> **RECORD EXTRACTS**:
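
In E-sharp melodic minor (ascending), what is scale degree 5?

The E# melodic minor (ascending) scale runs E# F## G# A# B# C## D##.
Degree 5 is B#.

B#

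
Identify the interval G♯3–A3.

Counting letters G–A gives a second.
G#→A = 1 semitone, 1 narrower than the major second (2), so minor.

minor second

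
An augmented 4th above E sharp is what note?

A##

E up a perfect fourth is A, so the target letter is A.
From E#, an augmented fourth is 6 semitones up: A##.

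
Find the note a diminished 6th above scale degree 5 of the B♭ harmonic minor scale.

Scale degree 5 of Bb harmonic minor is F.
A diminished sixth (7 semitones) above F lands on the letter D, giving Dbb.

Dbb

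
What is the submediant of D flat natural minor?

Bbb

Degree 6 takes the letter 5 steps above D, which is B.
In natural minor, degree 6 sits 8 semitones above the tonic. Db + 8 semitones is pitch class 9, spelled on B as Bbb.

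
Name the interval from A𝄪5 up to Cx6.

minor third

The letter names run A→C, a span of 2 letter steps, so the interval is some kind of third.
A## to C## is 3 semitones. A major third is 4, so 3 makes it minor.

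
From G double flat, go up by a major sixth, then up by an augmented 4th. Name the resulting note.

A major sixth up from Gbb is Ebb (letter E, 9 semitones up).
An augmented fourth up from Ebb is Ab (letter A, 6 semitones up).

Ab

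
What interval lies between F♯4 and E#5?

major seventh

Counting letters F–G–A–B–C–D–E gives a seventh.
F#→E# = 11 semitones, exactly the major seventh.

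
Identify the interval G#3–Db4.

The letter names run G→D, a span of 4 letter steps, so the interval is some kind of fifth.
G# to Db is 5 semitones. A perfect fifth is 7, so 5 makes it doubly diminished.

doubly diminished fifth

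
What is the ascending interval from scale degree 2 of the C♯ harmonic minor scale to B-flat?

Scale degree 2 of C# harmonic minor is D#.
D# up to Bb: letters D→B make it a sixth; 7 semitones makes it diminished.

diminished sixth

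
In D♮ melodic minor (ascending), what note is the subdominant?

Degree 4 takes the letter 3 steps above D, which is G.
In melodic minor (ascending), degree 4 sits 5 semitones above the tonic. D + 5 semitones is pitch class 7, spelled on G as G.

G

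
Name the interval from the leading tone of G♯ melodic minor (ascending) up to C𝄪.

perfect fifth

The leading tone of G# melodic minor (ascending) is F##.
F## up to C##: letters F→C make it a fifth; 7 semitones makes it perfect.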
* * *
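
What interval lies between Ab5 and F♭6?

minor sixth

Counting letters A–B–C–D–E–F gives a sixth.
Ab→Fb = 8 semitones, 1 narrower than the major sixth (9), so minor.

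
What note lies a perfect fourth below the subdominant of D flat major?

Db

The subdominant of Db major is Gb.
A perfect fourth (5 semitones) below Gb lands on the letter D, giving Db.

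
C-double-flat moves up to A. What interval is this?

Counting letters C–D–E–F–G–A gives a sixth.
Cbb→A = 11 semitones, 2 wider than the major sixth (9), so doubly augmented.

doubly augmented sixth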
==
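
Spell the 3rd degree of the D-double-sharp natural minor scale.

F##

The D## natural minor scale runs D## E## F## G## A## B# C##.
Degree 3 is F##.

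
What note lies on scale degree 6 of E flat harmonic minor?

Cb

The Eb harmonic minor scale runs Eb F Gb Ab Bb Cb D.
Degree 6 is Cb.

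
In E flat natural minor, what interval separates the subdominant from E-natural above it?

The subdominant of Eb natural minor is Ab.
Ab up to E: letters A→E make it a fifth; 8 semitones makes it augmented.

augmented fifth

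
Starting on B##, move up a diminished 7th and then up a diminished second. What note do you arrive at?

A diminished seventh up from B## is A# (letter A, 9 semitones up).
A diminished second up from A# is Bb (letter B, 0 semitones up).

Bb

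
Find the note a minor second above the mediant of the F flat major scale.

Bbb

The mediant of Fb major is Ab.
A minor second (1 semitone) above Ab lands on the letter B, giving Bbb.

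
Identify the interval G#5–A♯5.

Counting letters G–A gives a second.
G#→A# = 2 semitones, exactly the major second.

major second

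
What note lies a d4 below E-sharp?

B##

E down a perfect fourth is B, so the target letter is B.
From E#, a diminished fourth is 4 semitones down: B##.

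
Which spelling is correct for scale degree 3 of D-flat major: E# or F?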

> **TO DO**: Write out exactly the lines above between the line with "In E flat natural" and the line with "Which spelling is", inclusive, and nothing beyond them.

> **REPLY**:
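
In E flat natural minor, what interval separates the subdominant from E-natural above it?

The subdominant of Eb natural minor is Ab.
Ab up to E: letters A→E make it a fifth; 8 semitones makes it augmented.

augmented fifth

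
Starting on B##, move up a diminished 7th and then up a diminished second. What note do you arrive at?

A diminished seventh up from B## is A# (letter A, 9 semitones up).
A diminished second up from A# is Bb (letter B, 0 semitones up).

Bb

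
Find the note a minor second above the mediant of the F flat major scale.

Bbb

The mediant of Fb major is Ab.
A minor second (1 semitone) above Ab lands on the letter B, giving Bbb.

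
Identify the interval G#5–A♯5.

Counting letters G–A gives a second.
G#→A# = 2 semitones, exactly the major second.

major second

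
What note lies a d4 below E-sharp?

B##

E down a perfect fourth is B, so the target letter is B.
From E#, a diminished fourth is 4 semitones down: B##.

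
Which spelling is correct for scale degree 3 of D-flat major: E# or F?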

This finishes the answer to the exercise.